§ What you will do
From the listing below, retype exactly the line holding "What is -4/(-330 + b), if b = -128?", the line holding "Answer: Rational(-168884, 5) ≈ -33777.", and the lines between them; skip everything else.

§ Exercise data

***

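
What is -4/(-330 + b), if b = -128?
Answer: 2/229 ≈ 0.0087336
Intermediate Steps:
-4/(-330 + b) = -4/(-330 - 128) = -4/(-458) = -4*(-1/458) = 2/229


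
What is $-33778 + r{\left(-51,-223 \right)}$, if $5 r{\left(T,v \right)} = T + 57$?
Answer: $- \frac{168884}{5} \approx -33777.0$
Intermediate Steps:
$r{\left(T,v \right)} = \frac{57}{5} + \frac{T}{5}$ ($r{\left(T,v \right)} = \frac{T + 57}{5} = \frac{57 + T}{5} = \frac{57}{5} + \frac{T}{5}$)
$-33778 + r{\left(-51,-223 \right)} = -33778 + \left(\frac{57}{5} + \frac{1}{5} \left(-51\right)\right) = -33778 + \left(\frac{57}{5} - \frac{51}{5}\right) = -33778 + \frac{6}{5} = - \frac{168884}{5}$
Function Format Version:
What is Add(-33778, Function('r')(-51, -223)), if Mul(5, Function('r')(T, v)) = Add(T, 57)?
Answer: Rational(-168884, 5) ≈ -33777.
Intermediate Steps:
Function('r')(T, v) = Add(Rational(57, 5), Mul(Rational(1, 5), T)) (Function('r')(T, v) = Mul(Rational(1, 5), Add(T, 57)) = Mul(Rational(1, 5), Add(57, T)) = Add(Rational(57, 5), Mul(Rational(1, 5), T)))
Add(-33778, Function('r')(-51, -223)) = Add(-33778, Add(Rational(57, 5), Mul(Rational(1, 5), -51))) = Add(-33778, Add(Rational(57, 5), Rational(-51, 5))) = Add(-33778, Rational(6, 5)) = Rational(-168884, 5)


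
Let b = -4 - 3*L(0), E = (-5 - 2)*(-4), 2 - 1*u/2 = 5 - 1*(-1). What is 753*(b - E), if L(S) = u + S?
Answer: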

***

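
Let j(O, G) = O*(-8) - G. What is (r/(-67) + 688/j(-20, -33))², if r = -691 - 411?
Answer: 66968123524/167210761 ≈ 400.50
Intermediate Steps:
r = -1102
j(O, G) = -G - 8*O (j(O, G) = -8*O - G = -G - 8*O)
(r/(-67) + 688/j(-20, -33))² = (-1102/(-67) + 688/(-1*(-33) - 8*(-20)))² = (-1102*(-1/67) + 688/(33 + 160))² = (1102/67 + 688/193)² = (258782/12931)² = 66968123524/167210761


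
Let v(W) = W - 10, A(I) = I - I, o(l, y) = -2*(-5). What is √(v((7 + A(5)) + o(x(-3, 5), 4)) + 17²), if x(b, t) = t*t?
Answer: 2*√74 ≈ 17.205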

***

§ Reply to the exercise
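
What is -4/(-330 + b), if b = -128?
Answer: 2/229 ≈ 0.0087336
Intermediate Steps:
-4/(-330 + b) = -4/(-330 - 128) = -4/(-458) = -4*(-1/458) = 2/229


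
What is $-33778 + r{\left(-51,-223 \right)}$, if $5 r{\left(T,v \right)} = T + 57$?
Answer: $- \frac{168884}{5} \approx -33777.0$
Intermediate Steps:
$r{\left(T,v \right)} = \frac{57}{5} + \frac{T}{5}$ ($r{\left(T,v \right)} = \frac{T + 57}{5} = \frac{57 + T}{5} = \frac{57}{5} + \frac{T}{5}$)
$-33778 + r{\left(-51,-223 \right)} = -33778 + \left(\frac{57}{5} + \frac{1}{5} \left(-51\right)\right) = -33778 + \left(\frac{57}{5} - \frac{51}{5}\right) = -33778 + \frac{6}{5} = - \frac{168884}{5}$
Function Format Version:
What is Add(-33778, Function('r')(-51, -223)), if Mul(5, Function('r')(T, v)) = Add(T, 57)?
Answer: Rational(-168884, 5) ≈ -33777.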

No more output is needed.